Directions for this task: Copy the records that follow exactly, leaving nothing out.

Recorded data:
_____

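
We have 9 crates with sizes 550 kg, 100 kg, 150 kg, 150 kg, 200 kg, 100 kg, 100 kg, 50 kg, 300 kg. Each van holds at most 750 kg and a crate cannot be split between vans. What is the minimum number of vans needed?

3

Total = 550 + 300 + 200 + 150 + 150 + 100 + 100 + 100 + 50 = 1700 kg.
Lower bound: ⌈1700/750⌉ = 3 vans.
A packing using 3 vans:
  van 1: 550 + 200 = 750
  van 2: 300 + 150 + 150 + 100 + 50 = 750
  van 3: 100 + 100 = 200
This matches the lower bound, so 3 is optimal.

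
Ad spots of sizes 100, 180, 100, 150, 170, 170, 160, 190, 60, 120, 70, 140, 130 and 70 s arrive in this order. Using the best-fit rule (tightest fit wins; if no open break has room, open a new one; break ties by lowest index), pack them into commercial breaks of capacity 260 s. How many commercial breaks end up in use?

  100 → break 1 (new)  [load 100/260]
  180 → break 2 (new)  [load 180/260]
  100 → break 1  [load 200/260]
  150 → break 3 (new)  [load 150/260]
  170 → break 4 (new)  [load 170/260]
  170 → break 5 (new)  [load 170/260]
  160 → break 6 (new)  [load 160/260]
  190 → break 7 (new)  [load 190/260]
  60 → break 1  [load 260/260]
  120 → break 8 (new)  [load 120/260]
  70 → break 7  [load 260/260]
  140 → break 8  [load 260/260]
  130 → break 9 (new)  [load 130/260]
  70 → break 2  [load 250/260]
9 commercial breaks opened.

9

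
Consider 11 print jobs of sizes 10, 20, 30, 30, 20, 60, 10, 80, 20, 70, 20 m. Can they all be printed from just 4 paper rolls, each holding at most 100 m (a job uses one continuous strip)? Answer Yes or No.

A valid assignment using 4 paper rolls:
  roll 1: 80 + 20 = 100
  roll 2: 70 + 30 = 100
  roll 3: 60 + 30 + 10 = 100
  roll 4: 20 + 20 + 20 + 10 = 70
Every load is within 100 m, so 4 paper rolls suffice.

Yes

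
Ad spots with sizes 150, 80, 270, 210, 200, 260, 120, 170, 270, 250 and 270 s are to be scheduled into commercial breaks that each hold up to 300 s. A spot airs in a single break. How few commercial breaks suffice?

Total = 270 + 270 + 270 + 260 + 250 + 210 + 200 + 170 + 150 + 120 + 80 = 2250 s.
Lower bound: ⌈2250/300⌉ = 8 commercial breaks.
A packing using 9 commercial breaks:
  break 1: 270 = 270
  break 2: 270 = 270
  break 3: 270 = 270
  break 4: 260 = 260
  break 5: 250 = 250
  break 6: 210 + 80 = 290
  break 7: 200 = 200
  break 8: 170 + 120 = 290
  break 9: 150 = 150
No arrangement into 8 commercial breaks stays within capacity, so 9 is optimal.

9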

_____

Response to this task:
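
We have 9 crates with sizes 550 kg, 100 kg, 150 kg, 150 kg, 200 kg, 100 kg, 100 kg, 50 kg, 300 kg. Each van holds at most 750 kg and a crate cannot be split between vans. What is the minimum number of vans needed?

3

Total = 550 + 300 + 200 + 150 + 150 + 100 + 100 + 100 + 50 = 1700 kg.
Lower bound: ⌈1700/750⌉ = 3 vans.
A packing using 3 vans:
  van 1: 550 + 200 = 750
  van 2: 300 + 150 + 150 + 100 + 50 = 750
  van 3: 100 + 100 = 200
This matches the lower bound, so 3 is optimal.

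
Ad spots of sizes 100, 180, 100, 150, 170, 170, 160, 190, 60, 120, 70, 140, 130 and 70 s arrive in this order. Using the best-fit rule (tightest fit wins; if no open break has room, open a new one; break ties by lowest index), pack them into commercial breaks of capacity 260 s. How many commercial breaks end up in use?

  100 → break 1 (new)  [load 100/260]
  180 → break 2 (new)  [load 180/260]
  100 → break 1  [load 200/260]
  150 → break 3 (new)  [load 150/260]
  170 → break 4 (new)  [load 170/260]
  170 → break 5 (new)  [load 170/260]
  160 → break 6 (new)  [load 160/260]
  190 → break 7 (new)  [load 190/260]
  60 → break 1  [load 260/260]
  120 → break 8 (new)  [load 120/260]
  70 → break 7  [load 260/260]
  140 → break 8  [load 260/260]
  130 → break 9 (new)  [load 130/260]
  70 → break 2  [load 250/260]
9 commercial breaks opened.

9

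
Consider 11 print jobs of sizes 10, 20, 30, 30, 20, 60, 10, 80, 20, 70, 20 m. Can they all be printed from just 4 paper rolls, each holding at most 100 m (a job uses one continuous strip)? Answer Yes or No.

A valid assignment using 4 paper rolls:
  roll 1: 80 + 20 = 100
  roll 2: 70 + 30 = 100
  roll 3: 60 + 30 + 10 = 100
  roll 4: 20 + 20 + 20 + 10 = 70
Every load is within 100 m, so 4 paper rolls suffice.

Yes

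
Ad spots with sizes 150, 80, 270, 210, 200, 260, 120, 170, 270, 250 and 270 s are to be scheduled into commercial breaks that each hold up to 300 s. A spot airs in a single break. How few commercial breaks suffice?

Total = 270 + 270 + 270 + 260 + 250 + 210 + 200 + 170 + 150 + 120 + 80 = 2250 s.
Lower bound: ⌈2250/300⌉ = 8 commercial breaks.
A packing using 9 commercial breaks:
  break 1: 270 = 270
  break 2: 270 = 270
  break 3: 270 = 270
  break 4: 260 = 260
  break 5: 250 = 250
  break 6: 210 + 80 = 290
  break 7: 200 = 200
  break 8: 170 + 120 = 290
  break 9: 150 = 150
No arrangement into 8 commercial breaks stays within capacity, so 9 is optimal.

9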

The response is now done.